> _Problem statement_
Give the data again in full. Keep every line the same.

== Records supplied

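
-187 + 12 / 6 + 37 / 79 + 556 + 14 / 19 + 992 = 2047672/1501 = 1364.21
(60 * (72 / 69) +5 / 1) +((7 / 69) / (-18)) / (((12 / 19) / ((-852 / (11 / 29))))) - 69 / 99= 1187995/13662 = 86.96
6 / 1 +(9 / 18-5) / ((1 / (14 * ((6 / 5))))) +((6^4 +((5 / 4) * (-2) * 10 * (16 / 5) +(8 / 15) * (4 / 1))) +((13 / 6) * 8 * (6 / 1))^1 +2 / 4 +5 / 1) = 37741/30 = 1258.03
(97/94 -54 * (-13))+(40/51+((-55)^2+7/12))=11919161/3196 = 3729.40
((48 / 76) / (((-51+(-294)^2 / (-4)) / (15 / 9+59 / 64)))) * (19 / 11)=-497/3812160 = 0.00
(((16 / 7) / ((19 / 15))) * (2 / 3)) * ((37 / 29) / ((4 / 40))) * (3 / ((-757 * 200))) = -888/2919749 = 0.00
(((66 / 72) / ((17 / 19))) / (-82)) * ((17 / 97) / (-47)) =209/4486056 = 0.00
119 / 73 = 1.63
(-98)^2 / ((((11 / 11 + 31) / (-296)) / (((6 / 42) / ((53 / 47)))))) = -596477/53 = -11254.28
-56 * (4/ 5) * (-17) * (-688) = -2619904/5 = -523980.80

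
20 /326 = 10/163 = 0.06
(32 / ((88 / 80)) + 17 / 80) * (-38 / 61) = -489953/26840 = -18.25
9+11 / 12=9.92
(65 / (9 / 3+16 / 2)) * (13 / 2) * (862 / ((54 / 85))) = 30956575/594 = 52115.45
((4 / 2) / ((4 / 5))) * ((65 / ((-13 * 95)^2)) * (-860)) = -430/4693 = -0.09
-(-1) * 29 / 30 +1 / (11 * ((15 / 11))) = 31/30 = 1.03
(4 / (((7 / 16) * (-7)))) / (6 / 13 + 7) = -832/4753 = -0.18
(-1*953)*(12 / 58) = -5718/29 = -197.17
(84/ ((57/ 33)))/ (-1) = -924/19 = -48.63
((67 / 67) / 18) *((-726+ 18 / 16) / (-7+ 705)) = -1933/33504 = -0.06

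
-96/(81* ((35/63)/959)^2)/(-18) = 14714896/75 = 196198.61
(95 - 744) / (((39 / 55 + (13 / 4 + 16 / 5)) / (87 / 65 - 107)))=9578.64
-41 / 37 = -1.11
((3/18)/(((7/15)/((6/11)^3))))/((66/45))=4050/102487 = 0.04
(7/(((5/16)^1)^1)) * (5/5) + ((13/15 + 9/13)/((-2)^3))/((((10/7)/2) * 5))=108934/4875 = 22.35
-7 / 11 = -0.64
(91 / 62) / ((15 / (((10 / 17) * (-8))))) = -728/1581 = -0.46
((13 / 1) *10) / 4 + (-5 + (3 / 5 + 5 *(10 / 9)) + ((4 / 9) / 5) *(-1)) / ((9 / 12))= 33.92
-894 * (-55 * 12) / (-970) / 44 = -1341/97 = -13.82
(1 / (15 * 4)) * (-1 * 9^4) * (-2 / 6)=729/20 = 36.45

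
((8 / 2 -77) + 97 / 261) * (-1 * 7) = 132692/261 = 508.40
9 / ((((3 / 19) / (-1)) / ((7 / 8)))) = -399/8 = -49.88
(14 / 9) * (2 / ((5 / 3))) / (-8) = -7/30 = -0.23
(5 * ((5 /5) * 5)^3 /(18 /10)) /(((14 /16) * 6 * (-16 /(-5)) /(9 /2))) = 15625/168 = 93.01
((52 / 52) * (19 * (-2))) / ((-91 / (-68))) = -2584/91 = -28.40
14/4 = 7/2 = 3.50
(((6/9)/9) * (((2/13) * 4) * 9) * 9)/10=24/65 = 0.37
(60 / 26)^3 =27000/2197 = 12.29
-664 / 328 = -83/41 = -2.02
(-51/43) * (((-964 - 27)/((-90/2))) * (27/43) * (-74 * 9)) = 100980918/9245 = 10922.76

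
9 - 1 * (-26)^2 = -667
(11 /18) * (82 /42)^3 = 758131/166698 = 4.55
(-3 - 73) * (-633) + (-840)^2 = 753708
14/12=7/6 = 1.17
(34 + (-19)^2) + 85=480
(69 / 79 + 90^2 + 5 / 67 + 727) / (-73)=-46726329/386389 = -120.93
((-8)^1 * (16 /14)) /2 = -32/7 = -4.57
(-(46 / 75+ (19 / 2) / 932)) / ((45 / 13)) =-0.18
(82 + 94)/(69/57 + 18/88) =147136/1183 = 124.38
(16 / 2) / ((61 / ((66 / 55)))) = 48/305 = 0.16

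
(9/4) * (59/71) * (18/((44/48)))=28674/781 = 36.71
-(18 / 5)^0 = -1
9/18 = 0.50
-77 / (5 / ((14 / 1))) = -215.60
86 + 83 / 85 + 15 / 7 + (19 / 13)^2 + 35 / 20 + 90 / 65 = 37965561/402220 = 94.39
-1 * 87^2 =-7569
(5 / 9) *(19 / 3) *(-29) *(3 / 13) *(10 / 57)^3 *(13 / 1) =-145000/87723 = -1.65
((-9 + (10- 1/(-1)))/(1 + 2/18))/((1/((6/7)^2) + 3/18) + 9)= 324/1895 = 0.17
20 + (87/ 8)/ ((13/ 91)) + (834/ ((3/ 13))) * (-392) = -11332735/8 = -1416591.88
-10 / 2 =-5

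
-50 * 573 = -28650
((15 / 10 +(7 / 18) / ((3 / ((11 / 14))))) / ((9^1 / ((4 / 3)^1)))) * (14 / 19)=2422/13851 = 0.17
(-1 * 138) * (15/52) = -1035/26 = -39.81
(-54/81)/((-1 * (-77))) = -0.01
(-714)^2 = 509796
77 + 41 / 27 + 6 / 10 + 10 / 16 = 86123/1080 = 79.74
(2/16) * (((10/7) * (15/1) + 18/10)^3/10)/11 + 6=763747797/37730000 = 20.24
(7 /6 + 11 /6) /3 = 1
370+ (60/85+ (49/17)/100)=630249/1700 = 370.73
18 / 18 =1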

====

> _Exercise output_
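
-187 + 12 / 6 + 37 / 79 + 556 + 14 / 19 + 992 = 2047672/1501 = 1364.21
(60 * (72 / 69) +5 / 1) +((7 / 69) / (-18)) / (((12 / 19) / ((-852 / (11 / 29))))) - 69 / 99= 1187995/13662 = 86.96
6 / 1 +(9 / 18-5) / ((1 / (14 * ((6 / 5))))) +((6^4 +((5 / 4) * (-2) * 10 * (16 / 5) +(8 / 15) * (4 / 1))) +((13 / 6) * 8 * (6 / 1))^1 +2 / 4 +5 / 1) = 37741/30 = 1258.03
(97/94 -54 * (-13))+(40/51+((-55)^2+7/12))=11919161/3196 = 3729.40
((48 / 76) / (((-51+(-294)^2 / (-4)) / (15 / 9+59 / 64)))) * (19 / 11)=-497/3812160 = 0.00
(((16 / 7) / ((19 / 15))) * (2 / 3)) * ((37 / 29) / ((4 / 40))) * (3 / ((-757 * 200))) = -888/2919749 = 0.00
(((66 / 72) / ((17 / 19))) / (-82)) * ((17 / 97) / (-47)) =209/4486056 = 0.00
119 / 73 = 1.63
(-98)^2 / ((((11 / 11 + 31) / (-296)) / (((6 / 42) / ((53 / 47)))))) = -596477/53 = -11254.28
-56 * (4/ 5) * (-17) * (-688) = -2619904/5 = -523980.80

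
20 /326 = 10/163 = 0.06
(32 / ((88 / 80)) + 17 / 80) * (-38 / 61) = -489953/26840 = -18.25
9+11 / 12=9.92
(65 / (9 / 3+16 / 2)) * (13 / 2) * (862 / ((54 / 85))) = 30956575/594 = 52115.45
((4 / 2) / ((4 / 5))) * ((65 / ((-13 * 95)^2)) * (-860)) = -430/4693 = -0.09
-(-1) * 29 / 30 +1 / (11 * ((15 / 11))) = 31/30 = 1.03
(4 / (((7 / 16) * (-7)))) / (6 / 13 + 7) = -832/4753 = -0.18
(-1*953)*(12 / 58) = -5718/29 = -197.17
(84/ ((57/ 33)))/ (-1) = -924/19 = -48.63
((67 / 67) / 18) *((-726+ 18 / 16) / (-7+ 705)) = -1933/33504 = -0.06

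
-96/(81* ((35/63)/959)^2)/(-18) = 14714896/75 = 196198.61
(95 - 744) / (((39 / 55 + (13 / 4 + 16 / 5)) / (87 / 65 - 107)))=9578.64
-41 / 37 = -1.11
((3/18)/(((7/15)/((6/11)^3))))/((66/45))=4050/102487 = 0.04
(7/(((5/16)^1)^1)) * (5/5) + ((13/15 + 9/13)/((-2)^3))/((((10/7)/2) * 5))=108934/4875 = 22.35
-7 / 11 = -0.64
(91 / 62) / ((15 / (((10 / 17) * (-8))))) = -728/1581 = -0.46
((13 / 1) *10) / 4 + (-5 + (3 / 5 + 5 *(10 / 9)) + ((4 / 9) / 5) *(-1)) / ((9 / 12))= 33.92
-894 * (-55 * 12) / (-970) / 44 = -1341/97 = -13.82
(1 / (15 * 4)) * (-1 * 9^4) * (-2 / 6)=729/20 = 36.45

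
((8 / 2 -77) + 97 / 261) * (-1 * 7) = 132692/261 = 508.40
9 / ((((3 / 19) / (-1)) / ((7 / 8)))) = -399/8 = -49.88
(14 / 9) * (2 / ((5 / 3))) / (-8) = -7/30 = -0.23
(5 * ((5 /5) * 5)^3 /(18 /10)) /(((14 /16) * 6 * (-16 /(-5)) /(9 /2))) = 15625/168 = 93.01
((52 / 52) * (19 * (-2))) / ((-91 / (-68))) = -2584/91 = -28.40
14/4 = 7/2 = 3.50
(((6/9)/9) * (((2/13) * 4) * 9) * 9)/10=24/65 = 0.37
(60 / 26)^3 =27000/2197 = 12.29
-664 / 328 = -83/41 = -2.02
(-51/43) * (((-964 - 27)/((-90/2))) * (27/43) * (-74 * 9)) = 100980918/9245 = 10922.76

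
9 - 1 * (-26)^2 = -667
(11 /18) * (82 /42)^3 = 758131/166698 = 4.55
(-3 - 73) * (-633) + (-840)^2 = 753708
14/12=7/6 = 1.17
(34 + (-19)^2) + 85=480
(69 / 79 + 90^2 + 5 / 67 + 727) / (-73)=-46726329/386389 = -120.93
((-8)^1 * (16 /14)) /2 = -32/7 = -4.57
(-(46 / 75+ (19 / 2) / 932)) / ((45 / 13)) =-0.18
(82 + 94)/(69/57 + 18/88) =147136/1183 = 124.38
(16 / 2) / ((61 / ((66 / 55)))) = 48/305 = 0.16

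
(9/4) * (59/71) * (18/((44/48)))=28674/781 = 36.71
-(18 / 5)^0 = -1
9/18 = 0.50
-77 / (5 / ((14 / 1))) = -215.60
86 + 83 / 85 + 15 / 7 + (19 / 13)^2 + 35 / 20 + 90 / 65 = 37965561/402220 = 94.39
-1 * 87^2 =-7569
(5 / 9) *(19 / 3) *(-29) *(3 / 13) *(10 / 57)^3 *(13 / 1) =-145000/87723 = -1.65
((-9 + (10- 1/(-1)))/(1 + 2/18))/((1/((6/7)^2) + 3/18) + 9)= 324/1895 = 0.17
20 + (87/ 8)/ ((13/ 91)) + (834/ ((3/ 13))) * (-392) = -11332735/8 = -1416591.88
-10 / 2 =-5

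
-50 * 573 = -28650
((15 / 10 +(7 / 18) / ((3 / ((11 / 14))))) / ((9^1 / ((4 / 3)^1)))) * (14 / 19)=2422/13851 = 0.17
(-1 * 138) * (15/52) = -1035/26 = -39.81
(-54/81)/((-1 * (-77))) = -0.01
(-714)^2 = 509796
77 + 41 / 27 + 6 / 10 + 10 / 16 = 86123/1080 = 79.74
(2/16) * (((10/7) * (15/1) + 18/10)^3/10)/11 + 6=763747797/37730000 = 20.24
(7 /6 + 11 /6) /3 = 1
370+ (60/85+ (49/17)/100)=630249/1700 = 370.73
18 / 18 =1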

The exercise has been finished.